Saved data entries

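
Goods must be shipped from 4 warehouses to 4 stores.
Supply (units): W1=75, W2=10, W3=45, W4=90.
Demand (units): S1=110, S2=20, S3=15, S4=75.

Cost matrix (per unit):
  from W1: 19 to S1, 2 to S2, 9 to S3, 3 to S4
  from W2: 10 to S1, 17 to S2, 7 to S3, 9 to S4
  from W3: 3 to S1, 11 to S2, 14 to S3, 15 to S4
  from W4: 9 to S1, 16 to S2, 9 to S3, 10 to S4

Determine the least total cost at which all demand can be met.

Optimal allocation:
  W1 to S2: 20 × 2 = 40
  W1 to S4: 55 × 3 = 165
  W2 to S3: 10 × 7 = 70
  W3 to S1: 45 × 3 = 135
  W4 to S1: 65 × 9 = 585
  W4 to S3: 5 × 9 = 45
  W4 to S4: 20 × 10 = 200
Total = 40 + 165 + 70 + 135 + 585 + 45 + 200 = 1240.

1240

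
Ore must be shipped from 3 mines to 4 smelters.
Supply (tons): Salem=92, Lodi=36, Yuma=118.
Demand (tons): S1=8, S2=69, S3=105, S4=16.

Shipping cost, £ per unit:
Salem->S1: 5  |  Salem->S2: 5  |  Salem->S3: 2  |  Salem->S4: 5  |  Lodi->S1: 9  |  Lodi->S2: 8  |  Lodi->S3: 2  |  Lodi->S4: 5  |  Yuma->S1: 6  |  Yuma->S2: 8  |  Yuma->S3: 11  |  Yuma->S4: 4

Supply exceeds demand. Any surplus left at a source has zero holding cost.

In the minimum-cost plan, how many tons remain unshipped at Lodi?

0

An optimal plan:
  Salem→S2: 23 × £5 = £115
  Salem→S3: 69 × £2 = £138
  Lodi→S3: 36 × £2 = £72
  Yuma→S1: 8 × £6 = £48
  Yuma→S2: 46 × £8 = £368
  Yuma→S4: 16 × £4 = £64
Total cost = £805.
Lodi ships 36 of its 36, leaving 0.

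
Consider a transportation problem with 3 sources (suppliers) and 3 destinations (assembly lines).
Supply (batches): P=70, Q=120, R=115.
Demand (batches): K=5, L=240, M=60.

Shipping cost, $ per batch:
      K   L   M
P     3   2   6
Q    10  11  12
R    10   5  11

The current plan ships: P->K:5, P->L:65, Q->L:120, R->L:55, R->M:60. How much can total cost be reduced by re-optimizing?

310

Current plan cost = 5·3 + 65·2 + 120·11 + 55·5 + 60·11 = $2400.
Optimal plan:
  P→L: 70 × $2 = $140
  Q→K: 5 × $10 = $50
  Q→L: 55 × $11 = $605
  Q→M: 60 × $12 = $720
  R→L: 115 × $5 = $575
Optimal cost = $2090.
Saving = 2400 − 2090 = $310.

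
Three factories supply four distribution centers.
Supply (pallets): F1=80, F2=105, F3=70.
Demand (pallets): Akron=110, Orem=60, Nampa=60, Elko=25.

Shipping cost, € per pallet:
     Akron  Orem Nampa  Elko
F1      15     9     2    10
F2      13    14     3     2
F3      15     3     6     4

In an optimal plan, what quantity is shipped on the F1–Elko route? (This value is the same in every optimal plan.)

0

The minimum-cost plan:
  F1–Akron: 20 × €15 = €300
  F1–Nampa: 60 × €2 = €120
  F2–Akron: 90 × €13 = €1170
  F2–Elko: 15 × €2 = €30
  F3–Orem: 60 × €3 = €180
  F3–Elko: 10 × €4 = €40
Total cost = €1840.
The route F1→Elko is not used.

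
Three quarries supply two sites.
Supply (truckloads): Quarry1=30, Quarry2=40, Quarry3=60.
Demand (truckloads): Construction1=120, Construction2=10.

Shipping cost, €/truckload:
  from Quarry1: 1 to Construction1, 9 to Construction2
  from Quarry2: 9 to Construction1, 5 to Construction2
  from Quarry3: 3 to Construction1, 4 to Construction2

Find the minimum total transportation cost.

530

Optimal allocation:
  Quarry1->Construction1: 30 × €1 = €30
  Quarry2->Construction1: 30 × €9 = €270
  Quarry2->Construction2: 10 × €5 = €50
  Quarry3->Construction1: 60 × €3 = €180
Total = 30 + 270 + 50 + 180 = €530.
(Supply check: Quarry1 ships 30; Quarry2 ships 40; Quarry3 ships 60.)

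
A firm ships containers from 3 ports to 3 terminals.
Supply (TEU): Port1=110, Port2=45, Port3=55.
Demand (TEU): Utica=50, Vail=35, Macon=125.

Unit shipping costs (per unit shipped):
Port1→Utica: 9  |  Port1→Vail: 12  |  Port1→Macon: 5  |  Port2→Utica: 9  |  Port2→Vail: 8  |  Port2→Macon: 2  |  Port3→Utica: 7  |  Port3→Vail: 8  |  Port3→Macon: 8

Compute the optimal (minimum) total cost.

One minimum-cost allocation:
  Port1→Utica: 30 × 9 = 270
  Port1→Macon: 80 × 5 = 400
  Port2→Macon: 45 × 2 = 90
  Port3→Utica: 20 × 7 = 140
  Port3→Vail: 35 × 8 = 280
Total = 270 + 400 + 90 + 140 + 280 = 1180.

1180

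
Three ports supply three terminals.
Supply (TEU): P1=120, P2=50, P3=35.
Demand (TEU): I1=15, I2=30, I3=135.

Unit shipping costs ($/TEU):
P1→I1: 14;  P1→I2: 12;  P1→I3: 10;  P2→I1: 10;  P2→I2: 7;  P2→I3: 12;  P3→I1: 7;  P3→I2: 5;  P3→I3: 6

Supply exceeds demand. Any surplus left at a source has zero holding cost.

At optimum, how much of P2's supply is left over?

An optimal plan:
  P1–I3: 100 × $10 = $1000
  P2–I1: 15 × $10 = $150
  P2–I2: 30 × $7 = $210
  P3–I3: 35 × $6 = $210
Total cost = $1570.
P2 ships 45 of its 50, leaving 5.

5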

* **What is required**
Going through the data above, state how many lines include the word "ports"; only that number is needed.

* **Result below**
2